━━ DATA EXTRACT ━━

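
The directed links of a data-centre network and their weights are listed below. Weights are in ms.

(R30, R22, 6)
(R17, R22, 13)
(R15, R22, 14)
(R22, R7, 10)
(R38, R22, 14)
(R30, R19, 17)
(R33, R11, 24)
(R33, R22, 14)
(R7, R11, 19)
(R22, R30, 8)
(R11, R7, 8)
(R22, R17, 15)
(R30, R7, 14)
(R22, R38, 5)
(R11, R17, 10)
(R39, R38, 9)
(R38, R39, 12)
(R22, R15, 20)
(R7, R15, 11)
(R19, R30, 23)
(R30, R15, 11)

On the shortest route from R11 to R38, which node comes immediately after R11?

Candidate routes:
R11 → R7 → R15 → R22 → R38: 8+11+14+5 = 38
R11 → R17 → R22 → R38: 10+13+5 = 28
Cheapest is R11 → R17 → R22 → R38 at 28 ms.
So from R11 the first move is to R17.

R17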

━━━
━━ DATA EXTRACT ━━

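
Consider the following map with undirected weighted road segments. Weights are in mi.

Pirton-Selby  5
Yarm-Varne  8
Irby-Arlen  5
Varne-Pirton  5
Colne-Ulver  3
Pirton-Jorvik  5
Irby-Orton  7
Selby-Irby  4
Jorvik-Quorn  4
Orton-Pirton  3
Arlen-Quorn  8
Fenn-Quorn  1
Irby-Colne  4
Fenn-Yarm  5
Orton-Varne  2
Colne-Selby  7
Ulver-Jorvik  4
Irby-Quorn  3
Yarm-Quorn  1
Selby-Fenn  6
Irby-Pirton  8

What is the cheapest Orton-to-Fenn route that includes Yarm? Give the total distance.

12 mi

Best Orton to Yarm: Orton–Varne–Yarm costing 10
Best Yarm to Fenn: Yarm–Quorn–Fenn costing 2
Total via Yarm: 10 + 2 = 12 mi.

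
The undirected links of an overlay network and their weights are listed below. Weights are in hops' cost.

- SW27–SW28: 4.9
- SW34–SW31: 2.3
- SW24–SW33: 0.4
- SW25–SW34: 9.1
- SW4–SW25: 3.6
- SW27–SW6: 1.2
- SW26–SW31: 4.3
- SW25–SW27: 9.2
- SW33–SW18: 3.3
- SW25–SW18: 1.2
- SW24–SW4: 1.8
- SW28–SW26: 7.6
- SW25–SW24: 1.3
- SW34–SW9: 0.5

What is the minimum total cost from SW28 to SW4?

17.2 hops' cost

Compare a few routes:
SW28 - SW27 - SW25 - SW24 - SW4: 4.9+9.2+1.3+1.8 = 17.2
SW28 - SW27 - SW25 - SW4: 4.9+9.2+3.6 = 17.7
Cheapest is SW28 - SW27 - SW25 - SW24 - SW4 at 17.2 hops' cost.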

━━━
━━ DATA EXTRACT ━━

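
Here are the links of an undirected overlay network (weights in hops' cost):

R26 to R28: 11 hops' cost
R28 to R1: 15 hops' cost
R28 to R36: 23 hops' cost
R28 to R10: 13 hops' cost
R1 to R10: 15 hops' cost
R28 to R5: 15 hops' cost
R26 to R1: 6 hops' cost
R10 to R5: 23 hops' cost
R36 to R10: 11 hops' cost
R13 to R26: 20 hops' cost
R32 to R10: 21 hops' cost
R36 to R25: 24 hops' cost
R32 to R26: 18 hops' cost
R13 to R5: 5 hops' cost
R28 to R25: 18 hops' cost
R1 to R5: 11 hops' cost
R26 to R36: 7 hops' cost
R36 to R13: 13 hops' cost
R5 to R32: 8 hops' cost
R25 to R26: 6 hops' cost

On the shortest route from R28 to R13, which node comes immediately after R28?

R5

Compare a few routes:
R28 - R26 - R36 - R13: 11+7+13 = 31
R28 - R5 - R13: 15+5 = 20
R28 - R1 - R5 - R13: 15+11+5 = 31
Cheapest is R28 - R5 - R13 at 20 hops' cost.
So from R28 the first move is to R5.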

━━━

■ WORK TO BE COMPLETED
Among the entries above, the lines between the ones containing "(R22, R30, 8)" and "(R30, R15, 11)", inclusive, are to be transcribed exactly. No other line is to be given.

■ TASK OUTPUT
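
(R22, R30, 8)
(R11, R7, 8)
(R22, R17, 15)
(R30, R7, 14)
(R22, R38, 5)
(R11, R17, 10)
(R39, R38, 9)
(R38, R39, 12)
(R22, R15, 20)
(R7, R15, 11)
(R19, R30, 23)
(R30, R15, 11)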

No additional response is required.